**What is being asked:** Find the number of lines below in which the word "same" appears, and write that number only.

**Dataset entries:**
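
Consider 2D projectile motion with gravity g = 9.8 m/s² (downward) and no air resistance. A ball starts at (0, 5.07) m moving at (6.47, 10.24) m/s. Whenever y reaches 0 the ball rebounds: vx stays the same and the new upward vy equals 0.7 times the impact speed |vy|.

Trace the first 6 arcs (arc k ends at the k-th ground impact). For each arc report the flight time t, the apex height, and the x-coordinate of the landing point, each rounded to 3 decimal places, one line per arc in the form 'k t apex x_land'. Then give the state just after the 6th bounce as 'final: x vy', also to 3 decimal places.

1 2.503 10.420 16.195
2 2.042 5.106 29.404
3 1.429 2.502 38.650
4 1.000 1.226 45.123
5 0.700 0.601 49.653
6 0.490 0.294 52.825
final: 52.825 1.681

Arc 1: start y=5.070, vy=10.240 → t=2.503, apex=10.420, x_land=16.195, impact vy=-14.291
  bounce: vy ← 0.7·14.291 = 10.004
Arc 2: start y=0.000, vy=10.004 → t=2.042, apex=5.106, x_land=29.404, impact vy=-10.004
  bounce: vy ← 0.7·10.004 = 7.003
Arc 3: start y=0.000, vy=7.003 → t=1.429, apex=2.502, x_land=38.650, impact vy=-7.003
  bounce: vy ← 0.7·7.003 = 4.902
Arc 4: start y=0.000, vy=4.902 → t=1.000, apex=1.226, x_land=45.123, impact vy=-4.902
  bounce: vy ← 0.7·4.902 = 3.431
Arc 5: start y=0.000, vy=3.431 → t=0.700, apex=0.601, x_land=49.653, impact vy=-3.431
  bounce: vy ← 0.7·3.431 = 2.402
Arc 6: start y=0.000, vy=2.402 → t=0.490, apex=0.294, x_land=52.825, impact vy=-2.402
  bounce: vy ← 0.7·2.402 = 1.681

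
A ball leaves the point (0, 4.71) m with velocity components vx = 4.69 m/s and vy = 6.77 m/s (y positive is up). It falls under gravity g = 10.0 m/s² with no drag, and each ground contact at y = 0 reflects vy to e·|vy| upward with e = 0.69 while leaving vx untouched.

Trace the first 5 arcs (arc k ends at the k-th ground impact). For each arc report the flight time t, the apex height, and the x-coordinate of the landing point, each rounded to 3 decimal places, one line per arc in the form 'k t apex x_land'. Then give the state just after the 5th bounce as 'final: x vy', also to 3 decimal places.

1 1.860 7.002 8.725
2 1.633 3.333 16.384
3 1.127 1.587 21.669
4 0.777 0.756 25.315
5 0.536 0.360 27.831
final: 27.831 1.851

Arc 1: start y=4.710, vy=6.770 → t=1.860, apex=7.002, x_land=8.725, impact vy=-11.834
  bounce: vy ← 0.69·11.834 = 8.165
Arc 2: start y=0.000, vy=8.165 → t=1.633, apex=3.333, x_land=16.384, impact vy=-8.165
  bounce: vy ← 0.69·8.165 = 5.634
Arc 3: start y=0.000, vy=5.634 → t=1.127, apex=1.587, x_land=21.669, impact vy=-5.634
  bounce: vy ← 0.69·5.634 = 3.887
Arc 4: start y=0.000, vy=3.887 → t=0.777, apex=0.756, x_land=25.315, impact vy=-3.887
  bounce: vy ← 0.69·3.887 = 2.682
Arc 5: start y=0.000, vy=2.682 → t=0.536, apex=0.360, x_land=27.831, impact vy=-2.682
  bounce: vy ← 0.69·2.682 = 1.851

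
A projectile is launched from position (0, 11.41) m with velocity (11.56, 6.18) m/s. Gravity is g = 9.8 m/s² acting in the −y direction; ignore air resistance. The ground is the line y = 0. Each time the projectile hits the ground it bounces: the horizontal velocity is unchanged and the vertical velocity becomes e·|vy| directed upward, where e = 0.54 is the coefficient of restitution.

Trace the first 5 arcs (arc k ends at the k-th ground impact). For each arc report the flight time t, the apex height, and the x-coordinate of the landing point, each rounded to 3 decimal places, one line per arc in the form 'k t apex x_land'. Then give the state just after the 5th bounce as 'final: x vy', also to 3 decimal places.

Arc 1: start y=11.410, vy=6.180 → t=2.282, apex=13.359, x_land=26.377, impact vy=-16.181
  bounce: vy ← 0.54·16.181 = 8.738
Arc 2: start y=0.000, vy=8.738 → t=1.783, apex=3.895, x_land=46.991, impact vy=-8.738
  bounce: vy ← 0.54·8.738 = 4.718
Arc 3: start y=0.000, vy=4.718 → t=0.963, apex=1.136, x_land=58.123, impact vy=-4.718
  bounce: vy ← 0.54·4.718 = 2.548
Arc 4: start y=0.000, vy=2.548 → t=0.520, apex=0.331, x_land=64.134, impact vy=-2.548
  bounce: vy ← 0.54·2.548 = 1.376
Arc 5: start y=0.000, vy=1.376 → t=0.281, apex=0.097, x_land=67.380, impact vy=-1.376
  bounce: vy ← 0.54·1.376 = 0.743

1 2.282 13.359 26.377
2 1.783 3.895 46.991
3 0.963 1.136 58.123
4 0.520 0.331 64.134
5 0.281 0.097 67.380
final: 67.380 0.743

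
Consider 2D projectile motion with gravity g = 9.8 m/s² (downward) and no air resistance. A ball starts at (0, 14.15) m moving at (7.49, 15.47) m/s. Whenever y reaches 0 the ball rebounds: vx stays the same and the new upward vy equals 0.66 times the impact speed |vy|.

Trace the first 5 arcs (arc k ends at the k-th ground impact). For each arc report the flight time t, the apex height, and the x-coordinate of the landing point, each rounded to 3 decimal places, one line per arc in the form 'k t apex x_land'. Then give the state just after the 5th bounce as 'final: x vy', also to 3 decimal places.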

**Solution to the problem:** 2